:: EXERCISE PROMPT ::
Locate, in the data below, the line that contains "Classify the recurrence" and the line that contains "Merge the two sorted arrays [3, 11, 14]"; reproduce exactly those two lines and every line between them, nothing more.

Saved entries
━━━━━━

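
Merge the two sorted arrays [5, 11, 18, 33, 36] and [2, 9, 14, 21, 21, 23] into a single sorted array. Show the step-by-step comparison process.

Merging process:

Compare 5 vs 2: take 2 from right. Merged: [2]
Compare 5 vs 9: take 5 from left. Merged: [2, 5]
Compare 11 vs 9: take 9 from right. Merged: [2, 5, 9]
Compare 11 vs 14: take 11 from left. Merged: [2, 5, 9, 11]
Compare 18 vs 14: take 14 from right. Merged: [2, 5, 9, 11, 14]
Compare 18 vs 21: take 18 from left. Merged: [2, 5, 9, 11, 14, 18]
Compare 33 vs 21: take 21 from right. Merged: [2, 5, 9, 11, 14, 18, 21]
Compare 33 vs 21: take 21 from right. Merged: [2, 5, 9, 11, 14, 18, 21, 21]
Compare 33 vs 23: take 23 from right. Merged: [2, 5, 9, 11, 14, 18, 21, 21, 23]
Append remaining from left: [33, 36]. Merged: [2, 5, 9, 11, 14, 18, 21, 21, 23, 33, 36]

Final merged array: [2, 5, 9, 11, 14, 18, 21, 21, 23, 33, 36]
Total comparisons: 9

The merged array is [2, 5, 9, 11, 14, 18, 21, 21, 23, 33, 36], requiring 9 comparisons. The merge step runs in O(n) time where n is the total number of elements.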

━━━━━━

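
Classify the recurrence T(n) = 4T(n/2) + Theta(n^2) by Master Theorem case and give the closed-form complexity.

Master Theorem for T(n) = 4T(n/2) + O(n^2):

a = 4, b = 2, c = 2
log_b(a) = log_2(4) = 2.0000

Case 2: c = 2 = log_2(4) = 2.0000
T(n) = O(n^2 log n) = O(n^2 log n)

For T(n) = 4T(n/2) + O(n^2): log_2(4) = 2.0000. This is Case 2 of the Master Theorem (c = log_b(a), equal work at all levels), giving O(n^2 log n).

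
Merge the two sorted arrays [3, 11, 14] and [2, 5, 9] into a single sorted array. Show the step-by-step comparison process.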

━━━━━━

:: REPLY ::
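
Classify the recurrence T(n) = 4T(n/2) + Theta(n^2) by Master Theorem case and give the closed-form complexity.

Master Theorem for T(n) = 4T(n/2) + O(n^2):

a = 4, b = 2, c = 2
log_b(a) = log_2(4) = 2.0000

Case 2: c = 2 = log_2(4) = 2.0000
T(n) = O(n^2 log n) = O(n^2 log n)

For T(n) = 4T(n/2) + O(n^2): log_2(4) = 2.0000. This is Case 2 of the Master Theorem (c = log_b(a), equal work at all levels), giving O(n^2 log n).

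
Merge the two sorted arrays [3, 11, 14] and [2, 5, 9] into a single sorted array. Show the step-by-step comparison process.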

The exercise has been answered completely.